(Stored data)
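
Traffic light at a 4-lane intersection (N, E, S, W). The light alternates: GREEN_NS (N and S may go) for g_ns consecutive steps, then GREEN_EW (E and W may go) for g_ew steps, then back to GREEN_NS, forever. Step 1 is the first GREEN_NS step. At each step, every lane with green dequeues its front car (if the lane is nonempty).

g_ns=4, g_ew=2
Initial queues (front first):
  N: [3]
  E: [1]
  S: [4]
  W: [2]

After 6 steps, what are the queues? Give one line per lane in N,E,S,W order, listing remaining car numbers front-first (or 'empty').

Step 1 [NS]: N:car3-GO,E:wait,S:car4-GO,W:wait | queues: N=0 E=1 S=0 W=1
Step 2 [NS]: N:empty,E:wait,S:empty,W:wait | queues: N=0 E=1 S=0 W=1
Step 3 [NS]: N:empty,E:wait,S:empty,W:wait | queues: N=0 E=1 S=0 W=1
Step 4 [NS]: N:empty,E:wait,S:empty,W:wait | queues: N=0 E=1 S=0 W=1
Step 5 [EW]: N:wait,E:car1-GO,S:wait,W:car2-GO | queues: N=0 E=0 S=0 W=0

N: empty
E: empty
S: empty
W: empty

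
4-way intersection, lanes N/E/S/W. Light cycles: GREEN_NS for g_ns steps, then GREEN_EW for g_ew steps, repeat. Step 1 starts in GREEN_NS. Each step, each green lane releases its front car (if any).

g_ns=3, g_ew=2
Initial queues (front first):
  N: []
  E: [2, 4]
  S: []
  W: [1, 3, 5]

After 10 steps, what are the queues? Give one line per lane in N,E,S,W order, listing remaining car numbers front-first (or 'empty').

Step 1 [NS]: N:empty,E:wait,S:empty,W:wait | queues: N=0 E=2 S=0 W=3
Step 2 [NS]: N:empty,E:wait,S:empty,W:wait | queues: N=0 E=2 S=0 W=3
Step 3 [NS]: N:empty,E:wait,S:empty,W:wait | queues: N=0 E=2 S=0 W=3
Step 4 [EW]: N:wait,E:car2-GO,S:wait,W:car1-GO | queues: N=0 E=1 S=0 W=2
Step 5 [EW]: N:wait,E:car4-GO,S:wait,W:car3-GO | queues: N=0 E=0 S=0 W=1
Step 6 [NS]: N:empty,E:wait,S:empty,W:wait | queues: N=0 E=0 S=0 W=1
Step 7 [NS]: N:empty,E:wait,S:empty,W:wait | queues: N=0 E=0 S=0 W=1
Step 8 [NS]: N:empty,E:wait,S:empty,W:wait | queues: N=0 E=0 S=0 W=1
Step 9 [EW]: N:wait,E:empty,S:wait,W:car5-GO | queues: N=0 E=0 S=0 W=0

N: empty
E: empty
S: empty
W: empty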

--

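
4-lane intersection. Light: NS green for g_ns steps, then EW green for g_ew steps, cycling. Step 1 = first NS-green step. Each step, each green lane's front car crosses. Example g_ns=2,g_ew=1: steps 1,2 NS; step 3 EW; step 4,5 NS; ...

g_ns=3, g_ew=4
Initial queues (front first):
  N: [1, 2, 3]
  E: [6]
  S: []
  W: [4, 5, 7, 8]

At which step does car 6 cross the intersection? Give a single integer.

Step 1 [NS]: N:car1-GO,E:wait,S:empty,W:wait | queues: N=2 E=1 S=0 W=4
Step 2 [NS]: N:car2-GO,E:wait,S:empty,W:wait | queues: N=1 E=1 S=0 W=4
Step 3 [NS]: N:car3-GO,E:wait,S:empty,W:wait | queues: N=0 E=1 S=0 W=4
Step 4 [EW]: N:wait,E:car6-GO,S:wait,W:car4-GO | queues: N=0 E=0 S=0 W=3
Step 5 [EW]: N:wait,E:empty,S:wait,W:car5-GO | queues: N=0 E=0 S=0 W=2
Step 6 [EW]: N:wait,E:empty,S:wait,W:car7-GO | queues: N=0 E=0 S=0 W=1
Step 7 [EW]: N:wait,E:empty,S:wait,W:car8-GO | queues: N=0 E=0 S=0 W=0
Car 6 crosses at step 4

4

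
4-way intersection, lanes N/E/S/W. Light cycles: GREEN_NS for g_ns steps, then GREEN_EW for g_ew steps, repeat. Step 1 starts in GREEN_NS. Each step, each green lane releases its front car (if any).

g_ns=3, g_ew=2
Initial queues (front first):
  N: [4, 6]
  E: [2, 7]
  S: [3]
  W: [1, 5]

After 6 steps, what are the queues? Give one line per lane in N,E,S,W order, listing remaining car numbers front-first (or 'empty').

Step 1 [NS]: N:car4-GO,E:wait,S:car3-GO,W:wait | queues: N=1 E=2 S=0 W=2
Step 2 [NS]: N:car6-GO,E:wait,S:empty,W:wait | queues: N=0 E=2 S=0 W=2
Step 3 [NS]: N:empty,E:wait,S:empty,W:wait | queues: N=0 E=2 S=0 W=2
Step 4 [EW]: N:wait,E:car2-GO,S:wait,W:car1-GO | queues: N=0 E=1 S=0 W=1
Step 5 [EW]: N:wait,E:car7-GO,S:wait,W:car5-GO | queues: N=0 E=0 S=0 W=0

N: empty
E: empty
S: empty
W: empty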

_Aim of the task:_ Each line above that has the word "then" should be copied.

_Response:_
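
Traffic light at a 4-lane intersection (N, E, S, W). The light alternates: GREEN_NS (N and S may go) for g_ns consecutive steps, then GREEN_EW (E and W may go) for g_ew steps, then back to GREEN_NS, forever. Step 1 is the first GREEN_NS step. At each step, every lane with green dequeues its front car (if the lane is nonempty).
4-way intersection, lanes N/E/S/W. Light cycles: GREEN_NS for g_ns steps, then GREEN_EW for g_ew steps, repeat. Step 1 starts in GREEN_NS. Each step, each green lane releases its front car (if any).
4-lane intersection. Light: NS green for g_ns steps, then EW green for g_ew steps, cycling. Step 1 = first NS-green step. Each step, each green lane's front car crosses. Example g_ns=2,g_ew=1: steps 1,2 NS; step 3 EW; step 4,5 NS; ...
4-way intersection, lanes N/E/S/W. Light cycles: GREEN_NS for g_ns steps, then GREEN_EW for g_ew steps, repeat. Step 1 starts in GREEN_NS. Each step, each green lane releases its front car (if any).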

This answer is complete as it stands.